▶ **Goal of the exercise**
Please quote exactly the lines below from the line containing "18. (y1 \/ ~y2 \/ ~y3)" to the line containing "22. (~y2 \/ ~y5 \/ ~y3)", both lines included, and nothing else.

▶ **Data supplied**
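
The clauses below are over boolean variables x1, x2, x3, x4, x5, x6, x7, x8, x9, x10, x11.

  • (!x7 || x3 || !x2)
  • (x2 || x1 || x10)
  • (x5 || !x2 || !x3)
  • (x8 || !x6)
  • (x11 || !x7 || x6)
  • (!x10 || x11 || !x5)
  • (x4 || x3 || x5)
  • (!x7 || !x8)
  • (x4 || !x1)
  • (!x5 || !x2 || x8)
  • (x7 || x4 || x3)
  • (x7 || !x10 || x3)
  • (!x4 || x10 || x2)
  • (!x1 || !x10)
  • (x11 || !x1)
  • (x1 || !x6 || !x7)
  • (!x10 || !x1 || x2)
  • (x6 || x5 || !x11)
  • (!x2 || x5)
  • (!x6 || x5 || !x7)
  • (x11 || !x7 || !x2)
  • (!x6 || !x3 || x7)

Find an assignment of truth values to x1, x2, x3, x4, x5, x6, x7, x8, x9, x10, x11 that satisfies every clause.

x1=False, x2=False, x3=False, x4=False, x5=True, x6=False, x7=True, x8=False, x9=False, x10=True, x11=True

Branch on x1: take x1 = False.
The remaining clauses are satisfied by x2 = False, x3 = False, x4 = False, x5 = True, x6 = False, x7 = True, x8 = False, x9 = False, x10 = True, x11 = True.
Every clause has at least one true literal under this assignment.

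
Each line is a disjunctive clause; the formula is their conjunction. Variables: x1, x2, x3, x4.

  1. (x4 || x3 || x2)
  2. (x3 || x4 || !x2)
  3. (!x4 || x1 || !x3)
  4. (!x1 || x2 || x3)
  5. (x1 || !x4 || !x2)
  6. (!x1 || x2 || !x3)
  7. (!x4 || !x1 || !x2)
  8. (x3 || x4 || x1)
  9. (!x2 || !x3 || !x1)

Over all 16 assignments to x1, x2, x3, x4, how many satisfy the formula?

3

The models are:
  x1=F x2=F x3=F x4=T
  x1=F x2=F x3=T x4=F
  x1=F x2=T x3=T x4=F
That's 3 in total.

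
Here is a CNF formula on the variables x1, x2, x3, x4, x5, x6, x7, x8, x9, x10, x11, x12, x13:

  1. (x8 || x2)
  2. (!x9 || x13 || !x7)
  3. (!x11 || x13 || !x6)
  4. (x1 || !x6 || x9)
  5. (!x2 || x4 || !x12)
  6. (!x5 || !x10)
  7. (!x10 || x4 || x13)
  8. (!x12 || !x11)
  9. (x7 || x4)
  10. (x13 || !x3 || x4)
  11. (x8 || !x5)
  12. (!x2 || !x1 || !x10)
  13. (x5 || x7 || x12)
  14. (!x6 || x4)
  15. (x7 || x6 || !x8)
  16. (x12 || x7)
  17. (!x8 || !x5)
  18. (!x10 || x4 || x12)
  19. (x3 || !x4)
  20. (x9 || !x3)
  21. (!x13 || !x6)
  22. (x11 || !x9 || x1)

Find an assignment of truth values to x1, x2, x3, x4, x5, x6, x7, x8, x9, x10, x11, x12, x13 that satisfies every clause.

x1=False  x2=True  x3=True  x4=False  x5=False  x6=False  x7=True  x8=True  x9=True  x10=False  x11=True  x12=False  x13=True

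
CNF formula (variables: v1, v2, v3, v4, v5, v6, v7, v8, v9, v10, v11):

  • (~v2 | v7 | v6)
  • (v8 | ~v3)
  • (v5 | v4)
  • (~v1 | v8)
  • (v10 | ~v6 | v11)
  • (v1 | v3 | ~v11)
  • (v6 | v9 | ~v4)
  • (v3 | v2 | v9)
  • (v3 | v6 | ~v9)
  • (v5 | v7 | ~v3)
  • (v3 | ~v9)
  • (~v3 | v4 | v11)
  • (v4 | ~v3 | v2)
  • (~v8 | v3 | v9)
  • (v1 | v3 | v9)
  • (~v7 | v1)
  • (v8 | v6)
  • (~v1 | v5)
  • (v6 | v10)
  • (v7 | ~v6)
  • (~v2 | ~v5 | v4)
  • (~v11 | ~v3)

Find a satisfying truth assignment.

v1=1  v2=1  v3=1  v4=1  v5=1  v6=1  v7=1  v8=1  v9=0  v10=1  v11=0

v10 occurs only positively in the remaining clauses — set v10 = True.
Set v1 = True and propagate.
  then v8 is forced to True.
  then v5 is forced to True.
The remaining clauses are satisfied by v2 = True, v3 = True, v4 = True, v6 = True, v7 = True, v9 = False, v11 = False.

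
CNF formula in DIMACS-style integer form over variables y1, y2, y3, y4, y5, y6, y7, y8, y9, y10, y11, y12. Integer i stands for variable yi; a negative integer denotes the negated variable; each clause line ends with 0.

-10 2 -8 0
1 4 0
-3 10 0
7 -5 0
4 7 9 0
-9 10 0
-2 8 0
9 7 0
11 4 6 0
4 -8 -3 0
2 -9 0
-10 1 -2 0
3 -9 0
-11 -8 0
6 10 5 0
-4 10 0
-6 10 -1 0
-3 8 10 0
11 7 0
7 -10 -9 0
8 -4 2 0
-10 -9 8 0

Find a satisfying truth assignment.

y1 = T, y2 = T, y3 = T, y4 = T, y5 = F, y6 = T, y7 = T, y8 = T, y9 = F, y10 = T, y11 = F, y12 = F

Check each clause:
  1. (y2 || !y8 || !y10) — y2 is true.
  2. (y4 || y1) — y1 is true.
  3. (!y3 || y10) — y10 is true.
  4. (y7 || !y5) — !y5 is true.
  5. (y4 || y9 || y7) — y4 is true.
  6. (y10 || !y9) — y10 is true.
  7. (y8 || !y2) — y8 is true.
  8. (y7 || y9) — y7 is true.
  9. (y11 || y4 || y6) — y4 is true.
  10. (y4 || !y8 || !y3) — y4 is true.
  11. (!y9 || y2) — y2 is true.
  12. (y1 || !y10 || !y2) — y1 is true.
  13. (!y9 || y3) — y3 is true.
  14. (!y8 || !y11) — !y11 is true.
  15. (y5 || y10 || y6) — y10 is true.
  16. (y10 || !y4) — y10 is true.
  17. (!y1 || y10 || !y6) — y10 is true.
  18. (y8 || y10 || !y3) — y8 is true.
  19. (y11 || y7) — y7 is true.
  20. (!y9 || !y10 || y7) — y7 is true.
  21. (!y4 || y8 || y2) — y8 is true.
  22. (!y9 || y8 || !y10) — y8 is true.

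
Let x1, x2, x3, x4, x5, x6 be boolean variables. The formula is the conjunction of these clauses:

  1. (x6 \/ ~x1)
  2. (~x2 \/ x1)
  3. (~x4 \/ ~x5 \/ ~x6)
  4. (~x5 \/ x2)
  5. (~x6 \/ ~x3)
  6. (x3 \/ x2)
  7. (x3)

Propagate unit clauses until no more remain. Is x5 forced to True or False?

False

(x3) is a unit clause: x3 = True.
(~x3 \/ ~x6): since x3 = True, the clause reduces to (~x6). x6 = False.
(~x1 \/ x6): since x6 = False, the clause reduces to (~x1). x1 = False.
(x1 \/ ~x2) with x1 = False leaves only ~x2, so x2 = False.
From (x2 \/ ~x5) and x2 = False: x5 = False.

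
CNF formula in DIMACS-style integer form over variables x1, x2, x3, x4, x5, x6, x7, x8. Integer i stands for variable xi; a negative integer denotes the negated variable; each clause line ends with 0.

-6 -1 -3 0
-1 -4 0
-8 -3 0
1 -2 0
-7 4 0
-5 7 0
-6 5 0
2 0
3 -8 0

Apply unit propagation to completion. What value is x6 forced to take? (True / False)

Unit clause (x2) sets x2 = True.
From (~x2 \/ x1) and x2 = True: x1 = True.
In (~x4 \/ ~x1), ~x1 is now false; ~x4 must hold, so x4 = False.
From (x4 \/ ~x7) and x4 = False: x7 = False.
(~x5 \/ x7) with x7 = False leaves only ~x5, so x5 = False.
(~x6 \/ x5): since x5 = False, the clause reduces to (~x6). x6 = False.

False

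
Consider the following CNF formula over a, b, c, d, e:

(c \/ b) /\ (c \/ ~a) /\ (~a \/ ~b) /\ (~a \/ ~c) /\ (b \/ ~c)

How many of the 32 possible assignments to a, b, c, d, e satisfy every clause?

Split on c, then a.
  c=1, a=1: a clause becomes empty — 0.
  c=1, a=0: remaining (b,d,e) ∈ {(1,0,0); (1,0,1); (1,1,0); (1,1,1)} — 4.
  c=0, a=1: a clause becomes empty — 0.
  c=0, a=0: remaining (b,d,e) ∈ {(1,0,0); (1,0,1); (1,1,0); (1,1,1)} — 4.
Total: 0 + 4 + 0 + 4 = 8.

8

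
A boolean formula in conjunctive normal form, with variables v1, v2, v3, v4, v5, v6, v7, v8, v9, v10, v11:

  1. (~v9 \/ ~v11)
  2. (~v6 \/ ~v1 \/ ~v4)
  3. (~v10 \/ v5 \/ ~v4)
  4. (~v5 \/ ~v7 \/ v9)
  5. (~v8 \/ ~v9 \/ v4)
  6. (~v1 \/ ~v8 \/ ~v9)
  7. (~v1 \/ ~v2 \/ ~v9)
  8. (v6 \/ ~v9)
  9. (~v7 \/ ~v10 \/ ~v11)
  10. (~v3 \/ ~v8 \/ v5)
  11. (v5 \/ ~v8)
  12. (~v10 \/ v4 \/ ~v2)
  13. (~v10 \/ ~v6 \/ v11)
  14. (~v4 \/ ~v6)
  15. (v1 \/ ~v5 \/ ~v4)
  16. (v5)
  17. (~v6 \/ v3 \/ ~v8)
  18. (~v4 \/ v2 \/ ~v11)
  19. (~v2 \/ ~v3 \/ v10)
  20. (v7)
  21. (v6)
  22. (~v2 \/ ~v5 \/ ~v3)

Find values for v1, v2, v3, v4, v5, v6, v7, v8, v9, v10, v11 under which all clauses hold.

v1=T, v2=F, v3=T, v4=F, v5=T, v6=T, v7=T, v8=F, v9=T, v10=F, v11=F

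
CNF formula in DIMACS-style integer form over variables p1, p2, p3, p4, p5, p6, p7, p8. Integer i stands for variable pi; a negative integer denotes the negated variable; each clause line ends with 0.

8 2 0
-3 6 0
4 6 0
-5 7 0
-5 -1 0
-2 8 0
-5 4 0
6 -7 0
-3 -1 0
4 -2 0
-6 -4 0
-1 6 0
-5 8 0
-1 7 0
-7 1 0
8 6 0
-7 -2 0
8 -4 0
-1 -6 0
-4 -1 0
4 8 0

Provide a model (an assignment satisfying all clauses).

p3 occurs only negated in the remaining clauses — set p3 = False.
p5 occurs only negated in the remaining clauses — set p5 = False.
Set p1 = False and propagate.
  then p7 is forced to False.
Branch on p2: take p2 = True.
  then p8 is forced to True.
  then p4 is forced to True.
  then p6 is forced to False.
Every clause has at least one true literal under this assignment.

p1=False, p2=True, p3=False, p4=True, p5=False, p6=False, p7=False, p8=True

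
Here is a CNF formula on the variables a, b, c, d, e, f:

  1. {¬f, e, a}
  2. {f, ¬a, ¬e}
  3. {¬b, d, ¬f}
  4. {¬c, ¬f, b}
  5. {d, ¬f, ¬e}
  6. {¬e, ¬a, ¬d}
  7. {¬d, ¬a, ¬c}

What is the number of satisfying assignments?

Split on f, then a.
  f=1, a=1: remaining (b,c,d,e) ∈ {(0,0,0,0); (0,0,1,0); (1,0,1,0)} — 3.
  f=1, a=0: remaining (b,c,d,e) ∈ {(0,0,1,1); (1,0,1,1); (1,1,1,1)} — 3.
  f=0, a=1: b free; 3 ways for (c,d,e) × 2^1 = 6.
  f=0, a=0: b, c, d, e free → 2^4 = 16.
Total: 3 + 3 + 6 + 16 = 28.

28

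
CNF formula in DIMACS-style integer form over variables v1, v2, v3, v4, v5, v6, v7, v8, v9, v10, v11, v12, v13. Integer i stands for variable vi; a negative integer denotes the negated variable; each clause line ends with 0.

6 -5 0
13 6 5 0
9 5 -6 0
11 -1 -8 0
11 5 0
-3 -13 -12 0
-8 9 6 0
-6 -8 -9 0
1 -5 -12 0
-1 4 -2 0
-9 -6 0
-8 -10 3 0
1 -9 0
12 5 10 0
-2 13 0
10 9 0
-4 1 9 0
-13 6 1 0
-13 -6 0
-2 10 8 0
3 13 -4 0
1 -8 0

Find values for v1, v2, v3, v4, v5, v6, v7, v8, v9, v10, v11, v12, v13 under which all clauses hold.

v11 occurs only positively in the remaining clauses — set v11 = True.
Try v1 = True.
Branch on v2: take v2 = True.
  then v4 is forced to True.
  then v13 is forced to True.
  then v6 is forced to False.
  then v5 is forced to False.
For the remaining variables, v3 = True, v7 = True, v8 = False, v9 = False, v10 = True, v12 = False works.
Every clause has at least one true literal under this assignment.

v1=T, v2=T, v3=T, v4=T, v5=F, v6=F, v7=T, v8=F, v9=F, v10=T, v11=T, v12=F, v13=T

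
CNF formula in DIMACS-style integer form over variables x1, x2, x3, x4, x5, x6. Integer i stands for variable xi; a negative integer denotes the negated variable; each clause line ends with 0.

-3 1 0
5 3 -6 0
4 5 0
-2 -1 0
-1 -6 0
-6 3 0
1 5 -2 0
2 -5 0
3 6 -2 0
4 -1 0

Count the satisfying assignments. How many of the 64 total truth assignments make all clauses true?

3

The models are:
  x1=F x2=F x3=F x4=T x5=F x6=F
  x1=T x2=F x3=F x4=T x5=F x6=F
  x1=T x2=F x3=T x4=T x5=F x6=F
That's 3 in total.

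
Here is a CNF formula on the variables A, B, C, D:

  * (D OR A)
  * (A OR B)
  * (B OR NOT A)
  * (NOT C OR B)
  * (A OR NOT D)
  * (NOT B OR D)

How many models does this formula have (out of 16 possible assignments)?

Satisfying assignments:
  A=T B=T C=F D=T
  A=T B=T C=T D=T
Count: 2.

2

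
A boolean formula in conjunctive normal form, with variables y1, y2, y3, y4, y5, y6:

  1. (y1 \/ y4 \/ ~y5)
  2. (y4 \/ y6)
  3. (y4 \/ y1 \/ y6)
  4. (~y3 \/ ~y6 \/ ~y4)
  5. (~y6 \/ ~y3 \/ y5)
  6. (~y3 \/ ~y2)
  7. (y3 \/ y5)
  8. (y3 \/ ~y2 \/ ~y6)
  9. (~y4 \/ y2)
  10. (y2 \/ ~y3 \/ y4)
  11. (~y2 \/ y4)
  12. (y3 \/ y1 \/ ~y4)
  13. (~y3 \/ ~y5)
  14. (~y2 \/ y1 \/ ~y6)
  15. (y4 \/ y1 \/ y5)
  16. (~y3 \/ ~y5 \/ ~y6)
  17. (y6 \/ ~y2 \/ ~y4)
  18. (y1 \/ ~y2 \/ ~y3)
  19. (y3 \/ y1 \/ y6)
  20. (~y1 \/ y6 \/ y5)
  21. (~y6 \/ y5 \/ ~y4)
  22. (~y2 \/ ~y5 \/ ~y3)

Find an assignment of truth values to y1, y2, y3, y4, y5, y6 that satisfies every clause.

Try y1 = True.
Set y2 = False and propagate.
  then y4 is forced to False.
  then y6 is forced to True.
  then y3 is forced to False.
  then y5 is forced to True.
Every clause has at least one true literal under this assignment.
Check each clause:
  1. (y1 \/ ~y5 \/ y4) — y1 is true.
  2. (y4 \/ y6) — y6 is true.
  3. (y4 \/ y1 \/ y6) — y1 is true.
  4. (~y3 \/ ~y6 \/ ~y4) — ~y4 is true.
  5. (~y6 \/ ~y3 \/ y5) — ~y3 is true.
  6. (~y3 \/ ~y2) — ~y3 is true.
  7. (y5 \/ y3) — y5 is true.
  8. (y3 \/ ~y2 \/ ~y6) — ~y2 is true.
  9. (~y4 \/ y2) — ~y4 is true.
  10. (y4 \/ y2 \/ ~y3) — ~y3 is true.
  11. (y4 \/ ~y2) — ~y2 is true.
  12. (y1 \/ y3 \/ ~y4) — y1 is true.
  13. (~y5 \/ ~y3) — ~y3 is true.
  14. (~y2 \/ ~y6 \/ y1) — y1 is true.
  15. (y4 \/ y5 \/ y1) — y1 is true.
  16. (~y5 \/ ~y6 \/ ~y3) — ~y3 is true.
  17. (~y4 \/ ~y2 \/ y6) — ~y4 is true.
  18. (~y2 \/ ~y3 \/ y1) — y1 is true.
  19. (y6 \/ y1 \/ y3) — y1 is true.
  20. (y5 \/ y6 \/ ~y1) — y5 is true.
  21. (~y6 \/ y5 \/ ~y4) — ~y4 is true.
  22. (~y2 \/ ~y3 \/ ~y5) — ~y3 is true.

y1 = T, y2 = F, y3 = F, y4 = F, y5 = T, y6 = T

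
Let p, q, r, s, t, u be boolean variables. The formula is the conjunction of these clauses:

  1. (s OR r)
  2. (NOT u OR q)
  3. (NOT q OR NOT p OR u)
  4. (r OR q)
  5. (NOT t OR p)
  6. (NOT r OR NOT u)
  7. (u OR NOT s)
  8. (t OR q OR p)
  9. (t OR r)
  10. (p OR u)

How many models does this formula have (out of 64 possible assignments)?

The models are:
  p=T q=F r=T s=F t=F u=F
  p=T q=F r=T s=F t=T u=F
  p=T q=T r=F s=T t=T u=T
That's 3 in total.

3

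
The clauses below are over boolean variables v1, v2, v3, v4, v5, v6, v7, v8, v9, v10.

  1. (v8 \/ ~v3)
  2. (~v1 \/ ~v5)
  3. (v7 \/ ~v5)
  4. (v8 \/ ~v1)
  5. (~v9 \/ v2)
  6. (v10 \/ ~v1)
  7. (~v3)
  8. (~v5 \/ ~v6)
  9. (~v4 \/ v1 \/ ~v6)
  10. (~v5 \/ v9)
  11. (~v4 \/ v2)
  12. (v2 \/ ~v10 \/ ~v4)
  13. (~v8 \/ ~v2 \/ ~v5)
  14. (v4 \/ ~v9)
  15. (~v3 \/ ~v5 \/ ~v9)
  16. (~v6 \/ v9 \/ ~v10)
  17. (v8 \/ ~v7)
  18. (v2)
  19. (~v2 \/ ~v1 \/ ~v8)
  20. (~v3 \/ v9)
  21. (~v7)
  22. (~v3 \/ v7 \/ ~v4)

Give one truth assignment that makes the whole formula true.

Unit propagation: (~v3) forces v3 = False.
Unit propagation: (v2) forces v2 = True.
The clause (~v7) is unit: v7 must be False.
(~v5) is a unit clause, so v5 = False.
Pure literal: v6 appears only negated; assign v6 = False.
Try v1 = False.
The remaining clauses are satisfied by v4 = True, v8 = True, v9 = False, v10 = True.

v1=False, v2=True, v3=False, v4=True, v5=False, v6=False, v7=False, v8=True, v9=False, v10=True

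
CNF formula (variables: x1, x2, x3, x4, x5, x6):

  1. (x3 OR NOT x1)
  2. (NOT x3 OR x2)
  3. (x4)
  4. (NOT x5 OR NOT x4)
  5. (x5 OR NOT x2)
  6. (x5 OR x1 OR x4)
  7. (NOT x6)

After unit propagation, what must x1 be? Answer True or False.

False

(x4) stands alone — x4 = True.
(NOT x4 OR NOT x5) with x4 = True leaves only NOT x5, so x5 = False.
From (NOT x2 OR x5) and x5 = False: x2 = False.
(NOT x3 OR x2): since x2 = False, the clause reduces to (NOT x3). x3 = False.
In (x3 OR NOT x1), x3 is now false; NOT x1 must hold, so x1 = False.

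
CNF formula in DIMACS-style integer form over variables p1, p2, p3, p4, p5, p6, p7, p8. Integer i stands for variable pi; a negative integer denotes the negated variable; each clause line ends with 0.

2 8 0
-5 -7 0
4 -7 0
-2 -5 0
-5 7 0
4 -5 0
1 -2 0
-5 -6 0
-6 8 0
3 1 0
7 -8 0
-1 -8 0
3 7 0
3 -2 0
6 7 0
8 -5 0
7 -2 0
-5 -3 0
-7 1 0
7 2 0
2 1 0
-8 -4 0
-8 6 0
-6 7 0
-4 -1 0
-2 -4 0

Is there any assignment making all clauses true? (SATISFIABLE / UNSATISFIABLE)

UNSATISFIABLE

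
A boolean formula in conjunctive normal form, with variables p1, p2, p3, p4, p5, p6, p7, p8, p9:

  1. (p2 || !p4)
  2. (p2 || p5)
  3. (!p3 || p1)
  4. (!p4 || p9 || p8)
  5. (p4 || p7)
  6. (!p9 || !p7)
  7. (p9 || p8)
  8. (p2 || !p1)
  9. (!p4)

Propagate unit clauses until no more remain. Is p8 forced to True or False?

True

(!p4) is a unit clause: p4 = False.
(p7 || p4) with p4 = False leaves only p7, so p7 = True.
(!p7 || !p9) with p7 = True leaves only !p9, so p9 = False.
(p9 || p8) with p9 = False leaves only p8, so p8 = True.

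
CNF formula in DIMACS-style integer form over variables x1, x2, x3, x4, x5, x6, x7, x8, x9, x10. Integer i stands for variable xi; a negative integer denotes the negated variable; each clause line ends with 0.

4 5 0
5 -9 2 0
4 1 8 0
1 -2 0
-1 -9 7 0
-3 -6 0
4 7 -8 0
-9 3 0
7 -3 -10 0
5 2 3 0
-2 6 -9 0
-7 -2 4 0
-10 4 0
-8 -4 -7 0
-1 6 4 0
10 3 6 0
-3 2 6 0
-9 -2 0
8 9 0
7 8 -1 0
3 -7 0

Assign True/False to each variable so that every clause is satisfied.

x1=T  x2=T  x3=F  x4=T  x5=T  x6=T  x7=F  x8=T  x9=F  x10=F

x5 occurs only positively in the remaining clauses — set x5 = True.
Branch on x1: take x1 = True.
Try x2 = True.
  then x9 is forced to False.
  then x8 is forced to True.
Try x3 = False.
  then x7 is forced to False.
  then x4 is forced to True.
For the remaining variables, x6 = True, x10 = False works.
Every clause has at least one true literal under this assignment.
Check each clause:
  1. (x5 ∨ x4) — x4 is true.
  2. (x5 ∨ x2 ∨ ¬x9) — x2 is true.
  3. (x1 ∨ x4 ∨ x8) — x8 is true.
  4. (¬x2 ∨ x1) — x1 is true.
  5. (x7 ∨ ¬x9 ∨ ¬x1) — ¬x9 is true.
  6. (¬x6 ∨ ¬x3) — ¬x3 is true.
  7. (x7 ∨ ¬x8 ∨ x4) — x4 is true.
  8. (¬x9 ∨ x3) — ¬x9 is true.
  9. (x7 ∨ ¬x3 ∨ ¬x10) — ¬x3 is true.
  10. (x2 ∨ x3 ∨ x5) — x2 is true.
  11. (¬x9 ∨ x6 ∨ ¬x2) — x6 is true.
  12. (x4 ∨ ¬x7 ∨ ¬x2) — ¬x7 is true.
  13. (x4 ∨ ¬x10) — x4 is true.
  14. (¬x8 ∨ ¬x7 ∨ ¬x4) — ¬x7 is true.
  15. (x4 ∨ x6 ∨ ¬x1) — x4 is true.
  16. (x6 ∨ x3 ∨ x10) — x6 is true.
  17. (¬x3 ∨ x6 ∨ x2) — x2 is true.
  18. (¬x9 ∨ ¬x2) — ¬x9 is true.
  19. (x8 ∨ x9) — x8 is true.
  20. (x7 ∨ x8 ∨ ¬x1) — x8 is true.
  21. (x3 ∨ ¬x7) — ¬x7 is true.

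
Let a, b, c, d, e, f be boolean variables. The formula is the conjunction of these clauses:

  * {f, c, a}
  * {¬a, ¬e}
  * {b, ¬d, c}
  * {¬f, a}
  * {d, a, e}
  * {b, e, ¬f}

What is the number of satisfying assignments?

17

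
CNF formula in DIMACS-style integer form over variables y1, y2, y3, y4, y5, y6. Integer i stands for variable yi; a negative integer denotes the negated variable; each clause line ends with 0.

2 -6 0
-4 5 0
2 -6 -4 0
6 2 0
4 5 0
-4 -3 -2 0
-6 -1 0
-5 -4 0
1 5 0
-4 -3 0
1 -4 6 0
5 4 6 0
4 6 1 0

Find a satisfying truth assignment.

y1=False, y2=True, y3=False, y4=False, y5=True, y6=True

Pure literal: y3 appears only negated; assign y3 = False.
Try y1 = False.
  then y5 is forced to True.
  then y4 is forced to False.
  then y6 is forced to True.
  then y2 is forced to True.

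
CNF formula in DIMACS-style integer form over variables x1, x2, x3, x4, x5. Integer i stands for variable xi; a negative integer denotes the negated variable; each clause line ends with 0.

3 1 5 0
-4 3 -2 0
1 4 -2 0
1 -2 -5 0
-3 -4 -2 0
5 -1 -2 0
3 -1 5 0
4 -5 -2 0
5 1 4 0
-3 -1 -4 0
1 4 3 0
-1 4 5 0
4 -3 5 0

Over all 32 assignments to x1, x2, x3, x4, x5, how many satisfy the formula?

The models are:
  x1=F x2=F x3=F x4=T x5=T
  x1=F x2=F x3=T x4=F x5=T
  x1=F x2=F x3=T x4=T x5=F
  x1=F x2=F x3=T x4=T x5=T
  x1=T x2=F x3=F x4=F x5=T
  x1=T x2=F x3=F x4=T x5=T
  x1=T x2=F x3=T x4=F x5=T
That's 7 in total.

7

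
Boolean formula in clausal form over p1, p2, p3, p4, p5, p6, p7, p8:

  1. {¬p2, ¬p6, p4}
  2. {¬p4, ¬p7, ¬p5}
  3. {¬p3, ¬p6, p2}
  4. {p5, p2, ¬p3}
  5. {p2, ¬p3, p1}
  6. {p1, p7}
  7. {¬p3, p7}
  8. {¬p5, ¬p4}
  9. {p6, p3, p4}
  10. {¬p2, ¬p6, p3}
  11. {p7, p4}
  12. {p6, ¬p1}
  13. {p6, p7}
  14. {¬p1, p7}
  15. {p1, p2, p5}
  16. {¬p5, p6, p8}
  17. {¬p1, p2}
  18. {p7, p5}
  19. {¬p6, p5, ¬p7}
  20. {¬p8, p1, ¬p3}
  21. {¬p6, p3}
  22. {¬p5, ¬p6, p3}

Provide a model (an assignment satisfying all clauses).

p1 = False  p2 = True  p3 = False  p4 = True  p5 = False  p6 = False  p7 = True  p8 = False

Try p1 = False.
  then p7 is forced to True.
Set p2 = True and propagate.
The remaining clauses are satisfied by p3 = False, p4 = True, p5 = False, p6 = False, p8 = False.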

▶ **Output of the task**
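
  18. (y1 \/ ~y2 \/ ~y3)
  19. (y3 \/ y1 \/ y6)
  20. (~y1 \/ y6 \/ y5)
  21. (~y6 \/ y5 \/ ~y4)
  22. (~y2 \/ ~y5 \/ ~y3)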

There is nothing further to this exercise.